WHAT IS BEING ASKED
Go through the records below and show every line with the string "matrix".

LISTED RECORDS
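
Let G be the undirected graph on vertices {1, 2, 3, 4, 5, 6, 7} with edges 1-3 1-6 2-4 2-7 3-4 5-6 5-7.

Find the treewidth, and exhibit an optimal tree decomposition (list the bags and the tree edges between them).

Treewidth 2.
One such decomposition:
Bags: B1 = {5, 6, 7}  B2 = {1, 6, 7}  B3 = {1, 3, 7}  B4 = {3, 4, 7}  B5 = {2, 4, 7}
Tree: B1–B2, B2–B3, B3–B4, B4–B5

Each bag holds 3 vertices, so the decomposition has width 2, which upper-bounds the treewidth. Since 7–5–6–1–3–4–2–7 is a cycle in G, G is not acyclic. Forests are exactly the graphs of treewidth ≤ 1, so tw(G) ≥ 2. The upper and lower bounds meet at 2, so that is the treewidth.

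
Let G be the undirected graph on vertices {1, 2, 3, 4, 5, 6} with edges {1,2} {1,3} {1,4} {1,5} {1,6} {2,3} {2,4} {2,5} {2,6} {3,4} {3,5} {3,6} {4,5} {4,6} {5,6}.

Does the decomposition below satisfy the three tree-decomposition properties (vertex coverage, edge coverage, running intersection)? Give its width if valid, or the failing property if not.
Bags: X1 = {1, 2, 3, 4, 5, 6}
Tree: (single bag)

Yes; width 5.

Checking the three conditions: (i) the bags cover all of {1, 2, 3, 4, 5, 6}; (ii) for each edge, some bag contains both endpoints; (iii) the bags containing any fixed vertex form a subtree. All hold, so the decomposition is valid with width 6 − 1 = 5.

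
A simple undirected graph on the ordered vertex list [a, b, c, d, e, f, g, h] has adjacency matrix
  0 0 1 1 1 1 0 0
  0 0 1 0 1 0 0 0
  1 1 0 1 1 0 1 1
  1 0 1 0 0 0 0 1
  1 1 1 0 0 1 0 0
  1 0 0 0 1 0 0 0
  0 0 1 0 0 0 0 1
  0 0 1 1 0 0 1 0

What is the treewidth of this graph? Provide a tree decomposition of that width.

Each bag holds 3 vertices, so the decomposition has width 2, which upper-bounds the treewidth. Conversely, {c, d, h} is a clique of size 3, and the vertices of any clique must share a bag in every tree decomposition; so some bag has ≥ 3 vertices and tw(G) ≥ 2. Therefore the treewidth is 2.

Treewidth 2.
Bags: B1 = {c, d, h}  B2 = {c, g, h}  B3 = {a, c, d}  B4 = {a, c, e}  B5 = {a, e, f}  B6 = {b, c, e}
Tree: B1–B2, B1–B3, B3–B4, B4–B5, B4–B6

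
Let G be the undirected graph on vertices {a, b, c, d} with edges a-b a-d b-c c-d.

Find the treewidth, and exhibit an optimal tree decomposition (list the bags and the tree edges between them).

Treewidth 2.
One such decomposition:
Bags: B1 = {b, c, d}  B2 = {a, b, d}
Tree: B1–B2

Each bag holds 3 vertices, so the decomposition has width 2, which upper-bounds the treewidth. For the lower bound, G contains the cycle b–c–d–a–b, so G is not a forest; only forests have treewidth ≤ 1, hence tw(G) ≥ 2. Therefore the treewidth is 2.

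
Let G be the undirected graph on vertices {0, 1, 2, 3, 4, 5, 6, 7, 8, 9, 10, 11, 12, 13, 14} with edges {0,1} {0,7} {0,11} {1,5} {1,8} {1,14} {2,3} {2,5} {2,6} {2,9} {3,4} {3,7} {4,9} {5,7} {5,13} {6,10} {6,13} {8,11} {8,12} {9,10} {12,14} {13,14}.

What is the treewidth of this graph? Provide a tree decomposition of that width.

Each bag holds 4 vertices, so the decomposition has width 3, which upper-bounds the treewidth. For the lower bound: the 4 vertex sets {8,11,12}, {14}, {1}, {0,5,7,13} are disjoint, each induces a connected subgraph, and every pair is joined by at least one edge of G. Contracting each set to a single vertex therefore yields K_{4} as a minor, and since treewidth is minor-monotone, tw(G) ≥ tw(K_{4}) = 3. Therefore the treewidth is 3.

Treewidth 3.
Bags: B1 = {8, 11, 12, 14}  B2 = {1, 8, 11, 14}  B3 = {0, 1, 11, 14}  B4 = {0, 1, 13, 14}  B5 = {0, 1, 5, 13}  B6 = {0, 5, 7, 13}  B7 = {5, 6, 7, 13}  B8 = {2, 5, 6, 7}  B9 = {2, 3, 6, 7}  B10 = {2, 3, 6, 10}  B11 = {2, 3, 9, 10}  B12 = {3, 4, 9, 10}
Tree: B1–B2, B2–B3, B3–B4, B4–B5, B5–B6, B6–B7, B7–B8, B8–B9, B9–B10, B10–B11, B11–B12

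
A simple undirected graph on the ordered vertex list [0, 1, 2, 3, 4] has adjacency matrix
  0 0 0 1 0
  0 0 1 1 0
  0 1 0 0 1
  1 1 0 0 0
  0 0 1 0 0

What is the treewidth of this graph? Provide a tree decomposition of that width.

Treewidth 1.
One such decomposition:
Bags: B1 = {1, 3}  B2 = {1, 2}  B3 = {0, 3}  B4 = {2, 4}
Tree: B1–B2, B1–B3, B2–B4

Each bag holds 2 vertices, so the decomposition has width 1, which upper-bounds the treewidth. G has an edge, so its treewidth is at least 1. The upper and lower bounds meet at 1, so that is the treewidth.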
---
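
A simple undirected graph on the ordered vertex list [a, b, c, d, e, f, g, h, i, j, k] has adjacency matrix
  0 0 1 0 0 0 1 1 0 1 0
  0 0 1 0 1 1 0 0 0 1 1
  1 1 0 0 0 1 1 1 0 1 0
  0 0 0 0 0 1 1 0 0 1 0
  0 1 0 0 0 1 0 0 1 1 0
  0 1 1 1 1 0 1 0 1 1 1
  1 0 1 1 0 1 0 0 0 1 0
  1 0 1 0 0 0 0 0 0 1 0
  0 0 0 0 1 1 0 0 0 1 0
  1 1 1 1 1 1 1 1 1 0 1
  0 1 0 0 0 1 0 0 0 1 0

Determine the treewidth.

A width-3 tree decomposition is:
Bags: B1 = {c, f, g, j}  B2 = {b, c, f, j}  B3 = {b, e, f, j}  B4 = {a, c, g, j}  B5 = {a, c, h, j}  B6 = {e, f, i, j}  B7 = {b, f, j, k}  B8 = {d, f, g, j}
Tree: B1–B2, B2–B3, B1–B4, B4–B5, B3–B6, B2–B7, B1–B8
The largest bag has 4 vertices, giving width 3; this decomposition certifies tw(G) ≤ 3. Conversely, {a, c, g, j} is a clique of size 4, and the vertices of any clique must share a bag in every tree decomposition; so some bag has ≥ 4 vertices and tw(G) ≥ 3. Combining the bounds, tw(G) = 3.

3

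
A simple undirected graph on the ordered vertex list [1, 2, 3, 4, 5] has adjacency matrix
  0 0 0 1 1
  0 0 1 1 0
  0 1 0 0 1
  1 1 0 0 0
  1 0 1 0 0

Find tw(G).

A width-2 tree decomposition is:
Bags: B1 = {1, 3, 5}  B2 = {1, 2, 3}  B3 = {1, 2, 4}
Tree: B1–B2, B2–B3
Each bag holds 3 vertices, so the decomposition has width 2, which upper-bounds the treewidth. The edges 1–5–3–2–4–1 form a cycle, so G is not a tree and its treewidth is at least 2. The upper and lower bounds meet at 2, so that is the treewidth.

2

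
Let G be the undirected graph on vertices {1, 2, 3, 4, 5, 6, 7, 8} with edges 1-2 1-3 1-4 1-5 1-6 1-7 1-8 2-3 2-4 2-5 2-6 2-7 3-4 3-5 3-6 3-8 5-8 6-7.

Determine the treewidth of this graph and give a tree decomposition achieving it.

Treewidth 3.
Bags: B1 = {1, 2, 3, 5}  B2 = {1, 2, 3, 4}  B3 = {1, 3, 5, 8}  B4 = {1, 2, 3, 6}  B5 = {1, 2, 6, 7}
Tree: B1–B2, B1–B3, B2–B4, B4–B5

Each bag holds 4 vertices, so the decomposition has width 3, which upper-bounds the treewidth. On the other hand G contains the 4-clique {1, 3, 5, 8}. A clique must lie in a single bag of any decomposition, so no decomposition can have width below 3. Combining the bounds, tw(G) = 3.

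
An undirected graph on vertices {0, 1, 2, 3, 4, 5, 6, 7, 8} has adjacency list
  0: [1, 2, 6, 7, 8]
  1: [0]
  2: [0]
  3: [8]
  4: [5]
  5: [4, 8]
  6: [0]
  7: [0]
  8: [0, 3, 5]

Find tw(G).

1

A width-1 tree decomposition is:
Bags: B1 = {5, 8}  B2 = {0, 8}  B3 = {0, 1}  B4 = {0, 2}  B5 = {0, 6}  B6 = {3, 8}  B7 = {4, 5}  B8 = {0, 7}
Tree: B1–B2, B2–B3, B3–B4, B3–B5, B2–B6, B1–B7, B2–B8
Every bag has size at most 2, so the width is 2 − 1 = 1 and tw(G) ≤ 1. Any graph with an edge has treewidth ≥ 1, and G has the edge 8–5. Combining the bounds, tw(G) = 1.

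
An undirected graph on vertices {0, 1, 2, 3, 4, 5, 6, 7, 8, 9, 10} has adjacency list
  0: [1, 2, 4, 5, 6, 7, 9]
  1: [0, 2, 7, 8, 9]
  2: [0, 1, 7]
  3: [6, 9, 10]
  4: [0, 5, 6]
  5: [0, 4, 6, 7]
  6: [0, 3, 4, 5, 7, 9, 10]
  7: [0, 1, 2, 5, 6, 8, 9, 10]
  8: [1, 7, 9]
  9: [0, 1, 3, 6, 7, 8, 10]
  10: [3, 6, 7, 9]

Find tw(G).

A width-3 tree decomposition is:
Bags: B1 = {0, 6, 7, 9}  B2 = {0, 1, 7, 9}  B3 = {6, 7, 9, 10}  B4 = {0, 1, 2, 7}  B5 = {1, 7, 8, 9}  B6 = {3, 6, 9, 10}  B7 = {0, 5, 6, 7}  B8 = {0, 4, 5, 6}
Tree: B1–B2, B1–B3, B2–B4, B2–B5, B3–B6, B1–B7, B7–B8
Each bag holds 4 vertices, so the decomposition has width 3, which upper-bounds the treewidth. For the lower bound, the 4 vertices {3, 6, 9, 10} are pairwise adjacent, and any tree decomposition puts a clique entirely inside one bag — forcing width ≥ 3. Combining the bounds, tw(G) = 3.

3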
* * *
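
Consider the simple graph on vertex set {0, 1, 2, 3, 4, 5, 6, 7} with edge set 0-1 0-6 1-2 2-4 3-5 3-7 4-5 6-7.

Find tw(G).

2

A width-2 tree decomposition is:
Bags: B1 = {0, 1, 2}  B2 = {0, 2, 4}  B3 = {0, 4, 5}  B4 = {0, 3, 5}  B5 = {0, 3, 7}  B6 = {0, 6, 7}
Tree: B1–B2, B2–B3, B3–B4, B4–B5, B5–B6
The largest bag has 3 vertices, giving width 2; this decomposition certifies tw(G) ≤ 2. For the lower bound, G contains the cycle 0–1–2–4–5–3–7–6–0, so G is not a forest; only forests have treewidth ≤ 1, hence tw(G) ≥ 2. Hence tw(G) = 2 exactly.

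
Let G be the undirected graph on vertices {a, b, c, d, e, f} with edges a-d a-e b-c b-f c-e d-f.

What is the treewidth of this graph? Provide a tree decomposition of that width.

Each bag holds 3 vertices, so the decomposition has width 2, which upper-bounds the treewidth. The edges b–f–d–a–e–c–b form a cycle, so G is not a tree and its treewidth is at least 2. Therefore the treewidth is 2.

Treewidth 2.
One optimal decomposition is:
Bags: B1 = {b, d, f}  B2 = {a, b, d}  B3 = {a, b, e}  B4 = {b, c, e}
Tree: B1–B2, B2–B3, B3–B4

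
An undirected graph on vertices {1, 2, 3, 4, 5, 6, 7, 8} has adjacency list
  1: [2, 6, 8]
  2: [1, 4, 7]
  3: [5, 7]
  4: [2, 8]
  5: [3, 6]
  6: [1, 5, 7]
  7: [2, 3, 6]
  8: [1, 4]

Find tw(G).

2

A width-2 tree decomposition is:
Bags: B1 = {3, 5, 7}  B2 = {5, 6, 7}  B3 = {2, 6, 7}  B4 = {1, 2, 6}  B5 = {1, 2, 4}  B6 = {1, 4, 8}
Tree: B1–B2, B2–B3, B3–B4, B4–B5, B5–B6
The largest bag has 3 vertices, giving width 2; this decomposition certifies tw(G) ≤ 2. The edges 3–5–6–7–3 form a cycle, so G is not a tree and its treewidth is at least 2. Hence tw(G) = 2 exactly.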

OUTPUT OF THE TASK
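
A simple undirected graph on the ordered vertex list [a, b, c, d, e, f, g, h] has adjacency matrix
A simple undirected graph on the ordered vertex list [0, 1, 2, 3, 4] has adjacency matrix
A simple undirected graph on the ordered vertex list [a, b, c, d, e, f, g, h, i, j, k] has adjacency matrix
A simple undirected graph on the ordered vertex list [1, 2, 3, 4, 5] has adjacency matrix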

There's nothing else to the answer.